#### What the task asks
No line of the records may be dropped; print them all again exactly.

#### Data
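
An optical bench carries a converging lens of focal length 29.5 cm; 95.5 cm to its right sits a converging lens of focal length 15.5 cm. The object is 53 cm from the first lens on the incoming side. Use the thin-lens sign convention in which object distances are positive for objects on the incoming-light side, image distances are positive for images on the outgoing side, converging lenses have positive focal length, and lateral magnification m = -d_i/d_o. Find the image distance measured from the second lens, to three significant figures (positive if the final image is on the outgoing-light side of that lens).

First lens: d_i1 = 1/(1/29.5 - 1/53) = 66.532 cm.
The intermediate image is 66.532 cm to the right of lens 1, so d_o2 = L - d_i1 = 95.5 - 66.532 = 28.968 cm.
Second lens: d_i2 = 1/(1/15.5 - 1/(28.968)) = 33.338 cm.

33.3 cm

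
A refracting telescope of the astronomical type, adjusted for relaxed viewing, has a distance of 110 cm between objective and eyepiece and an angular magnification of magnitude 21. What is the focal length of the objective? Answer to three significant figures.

In normal adjustment the tube length equals f_obj + f_eye and |M| = f_obj/f_eye.
So f_obj = 21 f_eye and 21 f_eye + f_eye = 110 cm, giving f_eye = 110/22 = 5.000 cm and f_obj = 105.000 cm.

105 cm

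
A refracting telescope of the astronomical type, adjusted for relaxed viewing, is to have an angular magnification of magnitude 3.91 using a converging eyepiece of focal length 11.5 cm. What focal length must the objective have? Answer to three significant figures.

45.0 cm

|M| = f_obj/|f_eye|, so f_obj = |M| x |f_eye| = 3.91 x 11.5 = 44.965 cm.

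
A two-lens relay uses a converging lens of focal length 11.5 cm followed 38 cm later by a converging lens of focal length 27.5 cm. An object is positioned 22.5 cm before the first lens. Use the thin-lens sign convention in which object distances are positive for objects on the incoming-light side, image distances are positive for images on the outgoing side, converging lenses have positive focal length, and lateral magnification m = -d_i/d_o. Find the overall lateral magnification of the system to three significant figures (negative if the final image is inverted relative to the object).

Lens 1: 1/d_i1 = 1/f_1 - 1/d_o1 = 1/11.5 - 1/22.5 = 0.04251 cm^-1, so d_i1 = 23.523 cm.
m_1 = -(23.523)/22.5 = -1.0455.
That image sits 14.477 cm in front of the second lens, so d_o2 = 14.477 cm.
Lens 2: 1/d_i2 = 1/f_2 - 1/d_o2 = 1/27.5 - 1/(14.477) = -0.03271 cm^-1, so d_i2 = -30.572 cm.
m_2 = -(-30.572)/(14.477) = 2.1117.
Total m = m_1 x m_2 = (-1.0455)(2.1117) = -2.2077.

-2.21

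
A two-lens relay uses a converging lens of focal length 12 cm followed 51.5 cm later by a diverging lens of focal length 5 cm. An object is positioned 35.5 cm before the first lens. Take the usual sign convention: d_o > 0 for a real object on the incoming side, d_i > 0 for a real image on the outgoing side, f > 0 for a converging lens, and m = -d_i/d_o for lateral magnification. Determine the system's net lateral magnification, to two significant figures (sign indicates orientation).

-0.067

Lens 1: 1/d_i1 = 1/f_1 - 1/d_o1 = 1/12 - 1/35.5 = 0.05516 cm^-1, so d_i1 = 18.128 cm.
m_1 = -(18.128)/35.5 = -0.5106.
The intermediate image is 18.128 cm to the right of lens 1, so d_o2 = L - d_i1 = 51.5 - 18.128 = 33.372 cm.
Lens 2: 1/d_i2 = 1/f_2 - 1/d_o2 = 1/(-5) - 1/(33.372) = -0.22996 cm^-1, so d_i2 = -4.348 cm.
m_2 = -(-4.348)/(33.372) = 0.1303.
The system's lateral magnification is m_1 m_2 = (-0.5106)(0.1303) = -0.0665.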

#### Task output
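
An optical bench carries a converging lens of focal length 29.5 cm; 95.5 cm to its right sits a converging lens of focal length 15.5 cm. The object is 53 cm from the first lens on the incoming side. Use the thin-lens sign convention in which object distances are positive for objects on the incoming-light side, image distances are positive for images on the outgoing side, converging lenses have positive focal length, and lateral magnification m = -d_i/d_o. Find the image distance measured from the second lens, to three significant figures (positive if the final image is on the outgoing-light side of that lens).

First lens: d_i1 = 1/(1/29.5 - 1/53) = 66.532 cm.
The intermediate image is 66.532 cm to the right of lens 1, so d_o2 = L - d_i1 = 95.5 - 66.532 = 28.968 cm.
Second lens: d_i2 = 1/(1/15.5 - 1/(28.968)) = 33.338 cm.

33.3 cm

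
A refracting telescope of the astronomical type, adjusted for relaxed viewing, has a distance of 110 cm between objective and eyepiece and an angular magnification of magnitude 21. What is the focal length of the objective? Answer to three significant figures.

In normal adjustment the tube length equals f_obj + f_eye and |M| = f_obj/f_eye.
So f_obj = 21 f_eye and 21 f_eye + f_eye = 110 cm, giving f_eye = 110/22 = 5.000 cm and f_obj = 105.000 cm.

105 cm

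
A refracting telescope of the astronomical type, adjusted for relaxed viewing, is to have an angular magnification of magnitude 3.91 using a converging eyepiece of focal length 11.5 cm. What focal length must the objective have? Answer to three significant figures.

45.0 cm

|M| = f_obj/|f_eye|, so f_obj = |M| x |f_eye| = 3.91 x 11.5 = 44.965 cm.

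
A two-lens relay uses a converging lens of focal length 11.5 cm followed 38 cm later by a converging lens of focal length 27.5 cm. An object is positioned 22.5 cm before the first lens. Use the thin-lens sign convention in which object distances are positive for objects on the incoming-light side, image distances are positive for images on the outgoing side, converging lenses have positive focal length, and lateral magnification m = -d_i/d_o. Find the overall lateral magnification of the system to three significant figures (negative if the final image is inverted relative to the object).

Lens 1: 1/d_i1 = 1/f_1 - 1/d_o1 = 1/11.5 - 1/22.5 = 0.04251 cm^-1, so d_i1 = 23.523 cm.
m_1 = -(23.523)/22.5 = -1.0455.
That image sits 14.477 cm in front of the second lens, so d_o2 = 14.477 cm.
Lens 2: 1/d_i2 = 1/f_2 - 1/d_o2 = 1/27.5 - 1/(14.477) = -0.03271 cm^-1, so d_i2 = -30.572 cm.
m_2 = -(-30.572)/(14.477) = 2.1117.
Total m = m_1 x m_2 = (-1.0455)(2.1117) = -2.2077.

-2.21

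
A two-lens relay uses a converging lens of focal length 12 cm followed 51.5 cm later by a diverging lens of focal length 5 cm. An object is positioned 35.5 cm before the first lens. Take the usual sign convention: d_o > 0 for a real object on the incoming side, d_i > 0 for a real image on the outgoing side, f > 0 for a converging lens, and m = -d_i/d_o for lateral magnification. Determine the system's net lateral magnification, to two significant figures (sign indicates orientation).

-0.067

Lens 1: 1/d_i1 = 1/f_1 - 1/d_o1 = 1/12 - 1/35.5 = 0.05516 cm^-1, so d_i1 = 18.128 cm.
m_1 = -(18.128)/35.5 = -0.5106.
The intermediate image is 18.128 cm to the right of lens 1, so d_o2 = L - d_i1 = 51.5 - 18.128 = 33.372 cm.
Lens 2: 1/d_i2 = 1/f_2 - 1/d_o2 = 1/(-5) - 1/(33.372) = -0.22996 cm^-1, so d_i2 = -4.348 cm.
m_2 = -(-4.348)/(33.372) = 0.1303.
The system's lateral magnification is m_1 m_2 = (-0.5106)(0.1303) = -0.0665.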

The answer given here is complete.